WHAT YOU NEED TO DO »
Using the listing below, print exactly everything from the line with "2. literal('T')" down to the line with "8. literal('S')", both included, and nothing more.

+++++

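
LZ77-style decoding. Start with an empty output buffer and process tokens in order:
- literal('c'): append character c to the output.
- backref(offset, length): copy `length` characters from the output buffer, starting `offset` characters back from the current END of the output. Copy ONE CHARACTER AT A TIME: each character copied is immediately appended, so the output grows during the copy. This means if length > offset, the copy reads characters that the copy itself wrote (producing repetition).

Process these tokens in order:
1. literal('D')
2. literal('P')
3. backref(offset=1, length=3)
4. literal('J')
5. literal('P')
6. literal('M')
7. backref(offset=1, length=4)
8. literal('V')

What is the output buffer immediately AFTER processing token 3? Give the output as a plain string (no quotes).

Answer: DPPPP

Derivation:
Token 1: literal('D'). Output: "D"
Token 2: literal('P'). Output: "DP"
Token 3: backref(off=1, len=3) (overlapping!). Copied 'PPP' from pos 1. Output: "DPPPP"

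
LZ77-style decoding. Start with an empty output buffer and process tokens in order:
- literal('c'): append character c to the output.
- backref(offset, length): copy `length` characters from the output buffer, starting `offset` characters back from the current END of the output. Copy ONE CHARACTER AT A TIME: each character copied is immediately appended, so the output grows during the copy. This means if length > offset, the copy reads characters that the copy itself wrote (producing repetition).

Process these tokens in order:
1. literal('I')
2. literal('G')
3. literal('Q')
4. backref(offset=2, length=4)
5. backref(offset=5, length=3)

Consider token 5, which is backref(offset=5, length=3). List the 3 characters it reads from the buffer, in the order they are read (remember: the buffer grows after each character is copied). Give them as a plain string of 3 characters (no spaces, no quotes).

Token 1: literal('I'). Output: "I"
Token 2: literal('G'). Output: "IG"
Token 3: literal('Q'). Output: "IGQ"
Token 4: backref(off=2, len=4) (overlapping!). Copied 'GQGQ' from pos 1. Output: "IGQGQGQ"
Token 5: backref(off=5, len=3). Buffer before: "IGQGQGQ" (len 7)
  byte 1: read out[2]='Q', append. Buffer now: "IGQGQGQQ"
  byte 2: read out[3]='G', append. Buffer now: "IGQGQGQQG"
  byte 3: read out[4]='Q', append. Buffer now: "IGQGQGQQGQ"

Answer: QGQ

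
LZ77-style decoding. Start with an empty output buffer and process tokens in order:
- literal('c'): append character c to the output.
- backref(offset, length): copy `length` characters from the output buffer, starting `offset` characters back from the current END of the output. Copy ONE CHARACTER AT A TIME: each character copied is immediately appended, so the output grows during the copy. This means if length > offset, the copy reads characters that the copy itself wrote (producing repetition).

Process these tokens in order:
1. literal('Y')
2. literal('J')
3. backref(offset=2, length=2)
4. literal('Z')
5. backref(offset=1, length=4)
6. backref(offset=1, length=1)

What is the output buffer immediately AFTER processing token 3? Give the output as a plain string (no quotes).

Token 1: literal('Y'). Output: "Y"
Token 2: literal('J'). Output: "YJ"
Token 3: backref(off=2, len=2). Copied 'YJ' from pos 0. Output: "YJYJ"

Answer: YJYJ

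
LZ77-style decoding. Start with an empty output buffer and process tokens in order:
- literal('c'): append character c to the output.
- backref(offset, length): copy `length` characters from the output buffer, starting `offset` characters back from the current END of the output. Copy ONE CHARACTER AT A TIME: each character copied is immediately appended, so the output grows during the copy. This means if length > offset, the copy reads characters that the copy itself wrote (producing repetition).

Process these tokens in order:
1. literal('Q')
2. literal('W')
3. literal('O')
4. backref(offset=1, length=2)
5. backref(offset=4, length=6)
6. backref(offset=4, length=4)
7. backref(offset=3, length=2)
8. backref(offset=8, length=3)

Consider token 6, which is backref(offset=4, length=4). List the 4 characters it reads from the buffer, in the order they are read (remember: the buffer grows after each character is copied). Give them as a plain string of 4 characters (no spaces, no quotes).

Token 1: literal('Q'). Output: "Q"
Token 2: literal('W'). Output: "QW"
Token 3: literal('O'). Output: "QWO"
Token 4: backref(off=1, len=2) (overlapping!). Copied 'OO' from pos 2. Output: "QWOOO"
Token 5: backref(off=4, len=6) (overlapping!). Copied 'WOOOWO' from pos 1. Output: "QWOOOWOOOWO"
Token 6: backref(off=4, len=4). Buffer before: "QWOOOWOOOWO" (len 11)
  byte 1: read out[7]='O', append. Buffer now: "QWOOOWOOOWOO"
  byte 2: read out[8]='O', append. Buffer now: "QWOOOWOOOWOOO"
  byte 3: read out[9]='W', append. Buffer now: "QWOOOWOOOWOOOW"
  byte 4: read out[10]='O', append. Buffer now: "QWOOOWOOOWOOOWO"

Answer: OOWO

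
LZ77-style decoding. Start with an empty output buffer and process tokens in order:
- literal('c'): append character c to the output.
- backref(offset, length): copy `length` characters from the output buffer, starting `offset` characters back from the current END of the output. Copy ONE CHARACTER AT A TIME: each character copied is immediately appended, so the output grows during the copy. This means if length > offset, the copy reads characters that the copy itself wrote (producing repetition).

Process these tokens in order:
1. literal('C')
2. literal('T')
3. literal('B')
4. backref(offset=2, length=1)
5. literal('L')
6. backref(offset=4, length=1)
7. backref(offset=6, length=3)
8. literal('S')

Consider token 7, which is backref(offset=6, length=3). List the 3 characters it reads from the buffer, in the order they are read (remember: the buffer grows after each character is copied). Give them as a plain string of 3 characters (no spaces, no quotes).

Token 1: literal('C'). Output: "C"
Token 2: literal('T'). Output: "CT"
Token 3: literal('B'). Output: "CTB"
Token 4: backref(off=2, len=1). Copied 'T' from pos 1. Output: "CTBT"
Token 5: literal('L'). Output: "CTBTL"
Token 6: backref(off=4, len=1). Copied 'T' from pos 1. Output: "CTBTLT"
Token 7: backref(off=6, len=3). Buffer before: "CTBTLT" (len 6)
  byte 1: read out[0]='C', append. Buffer now: "CTBTLTC"
  byte 2: read out[1]='T', append. Buffer now: "CTBTLTCT"
  byte 3: read out[2]='B', append. Buffer now: "CTBTLTCTB"

Answer: CTB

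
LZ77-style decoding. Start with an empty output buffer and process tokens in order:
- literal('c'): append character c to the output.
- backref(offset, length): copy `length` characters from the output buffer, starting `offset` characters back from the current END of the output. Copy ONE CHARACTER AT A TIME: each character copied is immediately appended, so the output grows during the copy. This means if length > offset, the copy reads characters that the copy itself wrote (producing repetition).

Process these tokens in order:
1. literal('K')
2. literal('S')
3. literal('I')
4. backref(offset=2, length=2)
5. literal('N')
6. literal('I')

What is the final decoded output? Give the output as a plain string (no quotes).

Token 1: literal('K'). Output: "K"
Token 2: literal('S'). Output: "KS"
Token 3: literal('I'). Output: "KSI"
Token 4: backref(off=2, len=2). Copied 'SI' from pos 1. Output: "KSISI"
Token 5: literal('N'). Output: "KSISIN"
Token 6: literal('I'). Output: "KSISINI"

Answer: KSISINI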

+++++

ANSWER TO THIS EXERCISE »
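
2. literal('T')
3. literal('B')
4. backref(offset=2, length=1)
5. literal('L')
6. backref(offset=4, length=1)
7. backref(offset=6, length=3)
8. literal('S')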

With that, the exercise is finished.